───── Supplied material ─────

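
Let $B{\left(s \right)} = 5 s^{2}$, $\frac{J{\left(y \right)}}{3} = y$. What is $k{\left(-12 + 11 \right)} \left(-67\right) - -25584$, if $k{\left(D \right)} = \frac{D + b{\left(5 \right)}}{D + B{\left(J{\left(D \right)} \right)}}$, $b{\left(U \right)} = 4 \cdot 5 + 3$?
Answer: $\frac{51101}{2} \approx 25551.0$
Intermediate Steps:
$J{\left(y \right)} = 3 y$
$b{\left(U \right)} = 23$ ($b{\left(U \right)} = 20 + 3 = 23$)
$k{\left(D \right)} = \frac{23 + D}{D + 45 D^{2}}$ ($k{\left(D \right)} = \frac{D + 23}{D + 5 \left(3 D\right)^{2}} = \frac{23 + D}{D + 5 \cdot 9 D^{2}} = \frac{23 + D}{D + 45 D^{2}}$)
$k{\left(-12 + 11 \right)} \left(-67\right) - -25584 = \frac{23 + \left(-12 + 11\right)}{\left(-12 + 11\right) \left(1 + 45 \left(-12 + 11\right)\right)} \left(-67\right) - -25584 = \frac{23 - 1}{\left(-1\right) \left(1 + 45 \left(-1\right)\right)} \left(-67\right) + 25584 = \left(-1\right) \frac{1}{1 - 45} \cdot 22 \left(-67\right) + 25584 = \left(-1\right) \frac{1}{-44} \cdot 22 \left(-67\right) + 25584 = \left(-1\right) \left(- \frac{1}{44}\right) 22 \left(-67\right) + 25584 = \frac{1}{2} \left(-67\right) + 25584 = - \frac{67}{2} + 25584 = \frac{51101}{2}$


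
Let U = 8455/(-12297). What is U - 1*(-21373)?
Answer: 262815326/12297 ≈ 21372.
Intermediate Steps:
U = -8455/12297 (U = 8455*(-1/12297) = -8455/12297 ≈ -0.68757)
U - 1*(-21373) = -8455/12297 - 1*(-21373) = -8455/12297 + 21373 = 262815326/12297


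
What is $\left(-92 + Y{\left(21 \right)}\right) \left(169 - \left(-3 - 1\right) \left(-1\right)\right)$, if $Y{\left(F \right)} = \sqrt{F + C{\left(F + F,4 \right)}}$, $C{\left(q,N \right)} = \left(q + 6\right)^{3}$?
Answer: $-15180 + 165 \sqrt{110613} \approx 39697.0$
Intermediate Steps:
$C{\left(q,N \right)} = \left(6 + q\right)^{3}$
$Y{\left(F \right)} = \sqrt{F + \left(6 + 2 F\right)^{3}}$ ($Y{\left(F \right)} = \sqrt{F + \left(6 + \left(F + F\right)\right)^{3}} = \sqrt{F + \left(6 + 2 F\right)^{3}}$)
$\left(-92 + Y{\left(21 \right)}\right) \left(169 - \left(-3 - 1\right) \left(-1\right)\right) = \left(-92 + \sqrt{21 + 8 \left(3 + 21\right)^{3}}\right) \left(169 - \left(-3 - 1\right) \left(-1\right)\right) = \left(-92 + \sqrt{21 + 8 \cdot 24^{3}}\right) \left(169 - \left(-4\right) \left(-1\right)\right) = \left(-92 + \sqrt{21 + 8 \cdot 13824}\right) \left(169 - 4\right) = \left(-92 + \sqrt{21 + 110592}\right) \left(169 - 4\right) = \left(-92 + \sqrt{110613}\right) 165 = -15180 + 165 \sqrt{110613}$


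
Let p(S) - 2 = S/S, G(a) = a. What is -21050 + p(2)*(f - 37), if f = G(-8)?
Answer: -21185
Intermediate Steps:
f = -8
p(S) = 3 (p(S) = 2 + S/S = 2 + 1 = 3)
-21050 + p(2)*(f - 37) = -21050 + 3*(-8 - 37) = -21050 + 3*(-45) = -21050 - 135 = -21185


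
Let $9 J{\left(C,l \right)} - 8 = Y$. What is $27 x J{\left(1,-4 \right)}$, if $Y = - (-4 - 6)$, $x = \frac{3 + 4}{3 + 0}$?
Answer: $126$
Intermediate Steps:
$x = \frac{7}{3} \approx 2.3333$
$Y = 10$ ($Y = - (-4 - 6) = \left(-1\right) \left(-10\right) = 10$)
$J{\left(C,l \right)} = 2$ ($J{\left(C,l \right)} = \frac{8}{9} + \frac{1}{9} \cdot 10 = \frac{8}{9} + \frac{10}{9} = 2$)
$27 x J{\left(1,-4 \right)} = 27 \cdot \frac{7}{3} \cdot 2 = 27 \cdot \frac{14}{3} = 126$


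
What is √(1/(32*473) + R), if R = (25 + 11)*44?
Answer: 5*√907230082/3784 ≈ 39.799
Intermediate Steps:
R = 1584 (R = 36*44 = 1584)
√(1/(32*473) + R) = √(1/(32*473) + 1584) = √(1/15136 + 1584) = √(23975425/15136) = 5*√907230082/3784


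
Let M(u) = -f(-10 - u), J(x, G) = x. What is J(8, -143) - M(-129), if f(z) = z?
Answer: 127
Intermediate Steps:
M(u) = 10 + u (M(u) = -(-10 - u) = 10 + u)
J(8, -143) - M(-129) = 8 - (10 - 129) = 8 - 1*(-119) = 8 + 119 = 127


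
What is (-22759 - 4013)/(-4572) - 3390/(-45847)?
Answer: 815561/137541 ≈ 5.9296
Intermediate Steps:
(-22759 - 4013)/(-4572) - 3390/(-45847) = -26772*(-1/4572) - 3390*(-1/45847) = 2231/381 + 3390/45847 = 815561/137541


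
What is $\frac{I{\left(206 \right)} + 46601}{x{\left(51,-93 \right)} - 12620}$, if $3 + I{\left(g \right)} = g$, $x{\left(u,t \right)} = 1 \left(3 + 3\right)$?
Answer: $- \frac{23402}{6307} \approx -3.7105$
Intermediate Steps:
$x{\left(u,t \right)} = 6$ ($x{\left(u,t \right)} = 1 \cdot 6 = 6$)
$I{\left(g \right)} = -3 + g$
$\frac{I{\left(206 \right)} + 46601}{x{\left(51,-93 \right)} - 12620} = \frac{\left(-3 + 206\right) + 46601}{6 - 12620} = \frac{203 + 46601}{-12614} = 46804 \left(- \frac{1}{12614}\right) = - \frac{23402}{6307}$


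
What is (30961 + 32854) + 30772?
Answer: 94587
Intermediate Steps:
(30961 + 32854) + 30772 = 63815 + 30772 = 94587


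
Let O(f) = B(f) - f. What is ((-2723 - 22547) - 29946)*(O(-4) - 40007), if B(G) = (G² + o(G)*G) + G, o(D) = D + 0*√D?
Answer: 2207259600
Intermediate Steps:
o(D) = D (o(D) = D + 0 = D)
B(G) = G + 2*G² (B(G) = (G² + G*G) + G = (G² + G²) + G = 2*G² + G = G + 2*G²)
O(f) = -f + f*(1 + 2*f) (O(f) = f*(1 + 2*f) - f = -f + f*(1 + 2*f))
((-2723 - 22547) - 29946)*(O(-4) - 40007) = ((-2723 - 22547) - 29946)*(2*(-4)² - 40007) = (-25270 - 29946)*(2*16 - 40007) = -55216*(32 - 40007) = -55216*(-39975) = 2207259600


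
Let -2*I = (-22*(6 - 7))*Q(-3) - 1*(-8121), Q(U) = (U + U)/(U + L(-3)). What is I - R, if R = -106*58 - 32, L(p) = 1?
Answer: 4173/2 ≈ 2086.5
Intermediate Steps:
Q(U) = 2*U/(1 + U) (Q(U) = (U + U)/(U + 1) = (2*U)/(1 + U) = 2*U/(1 + U))
R = -6180 (R = -6148 - 32 = -6180)
I = -8187/2 (I = -((-22*(6 - 7))*(2*(-3)/(1 - 3)) - 1*(-8121))/2 = -((-22*(-1))*(2*(-3)/(-2)) + 8121)/2 = -(22*(2*(-3)*(-½)) + 8121)/2 = -(22*3 + 8121)/2 = -(66 + 8121)/2 = -½*8187 = -8187/2 ≈ -4093.5)
I - R = -8187/2 - 1*(-6180) = -8187/2 + 6180 = 4173/2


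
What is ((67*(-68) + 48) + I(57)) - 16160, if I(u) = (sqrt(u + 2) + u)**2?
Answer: -17360 + 114*sqrt(59) ≈ -16484.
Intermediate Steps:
I(u) = (u + sqrt(2 + u))**2 (I(u) = (sqrt(2 + u) + u)**2 = (u + sqrt(2 + u))**2)
((67*(-68) + 48) + I(57)) - 16160 = ((67*(-68) + 48) + (57 + sqrt(2 + 57))**2) - 16160 = ((-4556 + 48) + (57 + sqrt(59))**2) - 16160 = (-4508 + (57 + sqrt(59))**2) - 16160 = -20668 + (57 + sqrt(59))**2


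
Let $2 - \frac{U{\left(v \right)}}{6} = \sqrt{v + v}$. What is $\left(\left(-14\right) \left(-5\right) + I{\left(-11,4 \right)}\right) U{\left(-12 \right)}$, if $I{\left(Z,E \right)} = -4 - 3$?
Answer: $756 - 756 i \sqrt{6} \approx 756.0 - 1851.8 i$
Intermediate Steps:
$I{\left(Z,E \right)} = -7$
$U{\left(v \right)} = 12 - 6 \sqrt{2} \sqrt{v}$ ($U{\left(v \right)} = 12 - 6 \sqrt{v + v} = 12 - 6 \sqrt{2 v} = 12 - 6 \sqrt{2} \sqrt{v}$)
$\left(\left(-14\right) \left(-5\right) + I{\left(-11,4 \right)}\right) U{\left(-12 \right)} = \left(\left(-14\right) \left(-5\right) - 7\right) \left(12 - 6 \sqrt{2} \sqrt{-12}\right) = \left(70 - 7\right) \left(12 - 6 \sqrt{2} \cdot 2 i \sqrt{3}\right) = 63 \left(12 - 12 i \sqrt{6}\right) = 756 - 756 i \sqrt{6}$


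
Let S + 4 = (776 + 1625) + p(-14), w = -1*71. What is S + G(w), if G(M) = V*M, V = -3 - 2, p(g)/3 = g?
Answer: 2710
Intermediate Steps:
p(g) = 3*g
V = -5
w = -71
S = 2355 (S = -4 + ((776 + 1625) + 3*(-14)) = -4 + (2401 - 42) = -4 + 2359 = 2355)
G(M) = -5*M
S + G(w) = 2355 - 5*(-71) = 2355 + 355 = 2710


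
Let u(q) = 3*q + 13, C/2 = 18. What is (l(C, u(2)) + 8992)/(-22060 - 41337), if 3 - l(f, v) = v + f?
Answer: -8940/63397 ≈ -0.14102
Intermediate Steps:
C = 36 (C = 2*18 = 36)
u(q) = 13 + 3*q
l(f, v) = 3 - f - v (l(f, v) = 3 - (v + f) = 3 - (f + v) = 3 + (-f - v) = 3 - f - v)
(l(C, u(2)) + 8992)/(-22060 - 41337) = ((3 - 1*36 - (13 + 3*2)) + 8992)/(-22060 - 41337) = ((3 - 36 - (13 + 6)) + 8992)/(-63397) = ((3 - 36 - 1*19) + 8992)*(-1/63397) = ((3 - 36 - 19) + 8992)*(-1/63397) = (-52 + 8992)*(-1/63397) = 8940*(-1/63397) = -8940/63397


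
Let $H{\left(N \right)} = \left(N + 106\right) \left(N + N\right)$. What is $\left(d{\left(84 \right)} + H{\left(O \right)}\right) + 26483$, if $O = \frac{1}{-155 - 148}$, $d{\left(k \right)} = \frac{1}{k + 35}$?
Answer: $\frac{289326399856}{10925271} \approx 26482.0$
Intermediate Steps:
$d{\left(k \right)} = \frac{1}{35 + k}$
$O = - \frac{1}{303}$ ($O = \frac{1}{-303} = - \frac{1}{303} \approx -0.0033003$)
$H{\left(N \right)} = 2 N \left(106 + N\right)$ ($H{\left(N \right)} = \left(106 + N\right) 2 N = 2 N \left(106 + N\right)$)
$\left(d{\left(84 \right)} + H{\left(O \right)}\right) + 26483 = \left(\frac{1}{35 + 84} + 2 \left(- \frac{1}{303}\right) \left(106 - \frac{1}{303}\right)\right) + 26483 = \left(\frac{1}{119} + 2 \left(- \frac{1}{303}\right) \frac{32117}{303}\right) + 26483 = \left(\frac{1}{119} - \frac{64234}{91809}\right) + 26483 = - \frac{7552037}{10925271} + 26483 = \frac{289326399856}{10925271}$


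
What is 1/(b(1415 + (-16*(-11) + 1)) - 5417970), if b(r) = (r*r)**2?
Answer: 1/6423502349326 ≈ 1.5568e-13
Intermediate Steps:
b(r) = r**4 (b(r) = (r**2)**2 = r**4)
1/(b(1415 + (-16*(-11) + 1)) - 5417970) = 1/((1415 + (-16*(-11) + 1))**4 - 5417970) = 1/((1415 + (176 + 1))**4 - 5417970) = 1/((1415 + 177)**4 - 5417970) = 1/(1592**4 - 5417970) = 1/(6423507767296 - 5417970) = 1/6423502349326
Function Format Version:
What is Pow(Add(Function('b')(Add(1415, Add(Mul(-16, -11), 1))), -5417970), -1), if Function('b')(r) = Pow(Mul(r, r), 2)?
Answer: Rational(1, 6423502349326) ≈ 1.5568e-13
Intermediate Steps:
Function('b')(r) = Pow(r, 4) (Function('b')(r) = Pow(Pow(r, 2), 2) = Pow(r, 4))
Pow(Add(Function('b')(Add(1415, Add(Mul(-16, -11), 1))), -5417970), -1) = Pow(Add(Pow(Add(1415, Add(Mul(-16, -11), 1)), 4), -5417970), -1) = Pow(Add(Pow(Add(1415, Add(176, 1)), 4), -5417970), -1) = Pow(Add(Pow(Add(1415, 177), 4), -5417970), -1) = Pow(Add(Pow(1592, 4), -5417970), -1) = Pow(Add(6423507767296, -5417970), -1) = Pow(6423502349326, -1) = Rational(1, 6423502349326)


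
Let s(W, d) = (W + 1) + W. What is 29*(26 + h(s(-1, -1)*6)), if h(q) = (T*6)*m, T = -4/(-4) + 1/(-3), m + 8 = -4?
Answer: -638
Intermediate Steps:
m = -12 (m = -8 - 4 = -12)
s(W, d) = 1 + 2*W (s(W, d) = (1 + W) + W = 1 + 2*W)
T = 2/3 (T = -4*(-1/4) + 1*(-1/3) = 1 - 1/3 = 2/3 ≈ 0.66667)
h(q) = -48 (h(q) = ((2/3)*6)*(-12) = 4*(-12) = -48)
29*(26 + h(s(-1, -1)*6)) = 29*(26 - 48) = 29*(-22) = -638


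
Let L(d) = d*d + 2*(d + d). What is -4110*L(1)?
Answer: -20550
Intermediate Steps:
L(d) = d² + 4*d (L(d) = d² + 2*(2*d) = d² + 4*d)
-4110*L(1) = -4110*(4 + 1) = -4110*5 = -20550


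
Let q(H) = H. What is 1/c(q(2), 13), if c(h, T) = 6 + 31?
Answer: 1/37 ≈ 0.027027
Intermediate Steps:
c(h, T) = 37
1/c(q(2), 13) = 1/37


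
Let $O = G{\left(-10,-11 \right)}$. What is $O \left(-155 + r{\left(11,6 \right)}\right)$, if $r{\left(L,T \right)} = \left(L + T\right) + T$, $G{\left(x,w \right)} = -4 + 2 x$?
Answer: $3168$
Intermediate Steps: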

─────

- **Work item**:
Look above for the line with "What is (-22759" and the line with "Answer: 4173/2 ≈ 2086.5". Write out those two lines and all the lines between them, exactly, and no others.

- **Task solution**:
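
What is (-22759 - 4013)/(-4572) - 3390/(-45847)?
Answer: 815561/137541 ≈ 5.9296
Intermediate Steps:
(-22759 - 4013)/(-4572) - 3390/(-45847) = -26772*(-1/4572) - 3390*(-1/45847) = 2231/381 + 3390/45847 = 815561/137541


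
What is $\frac{I{\left(206 \right)} + 46601}{x{\left(51,-93 \right)} - 12620}$, if $3 + I{\left(g \right)} = g$, $x{\left(u,t \right)} = 1 \left(3 + 3\right)$?
Answer: $- \frac{23402}{6307} \approx -3.7105$
Intermediate Steps:
$x{\left(u,t \right)} = 6$ ($x{\left(u,t \right)} = 1 \cdot 6 = 6$)
$I{\left(g \right)} = -3 + g$
$\frac{I{\left(206 \right)} + 46601}{x{\left(51,-93 \right)} - 12620} = \frac{\left(-3 + 206\right) + 46601}{6 - 12620} = \frac{203 + 46601}{-12614} = 46804 \left(- \frac{1}{12614}\right) = - \frac{23402}{6307}$


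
What is (30961 + 32854) + 30772?
Answer: 94587
Intermediate Steps:
(30961 + 32854) + 30772 = 63815 + 30772 = 94587


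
Let O(f) = B(f) - f. What is ((-2723 - 22547) - 29946)*(O(-4) - 40007), if B(G) = (G² + o(G)*G) + G, o(D) = D + 0*√D?
Answer: 2207259600
Intermediate Steps:
o(D) = D (o(D) = D + 0 = D)
B(G) = G + 2*G² (B(G) = (G² + G*G) + G = (G² + G²) + G = 2*G² + G = G + 2*G²)
O(f) = -f + f*(1 + 2*f) (O(f) = f*(1 + 2*f) - f = -f + f*(1 + 2*f))
((-2723 - 22547) - 29946)*(O(-4) - 40007) = ((-2723 - 22547) - 29946)*(2*(-4)² - 40007) = (-25270 - 29946)*(2*16 - 40007) = -55216*(32 - 40007) = -55216*(-39975) = 2207259600


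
Let -2*I = (-22*(6 - 7))*Q(-3) - 1*(-8121), Q(U) = (U + U)/(U + L(-3)). What is I - R, if R = -106*58 - 32, L(p) = 1?
Answer: 4173/2 ≈ 2086.5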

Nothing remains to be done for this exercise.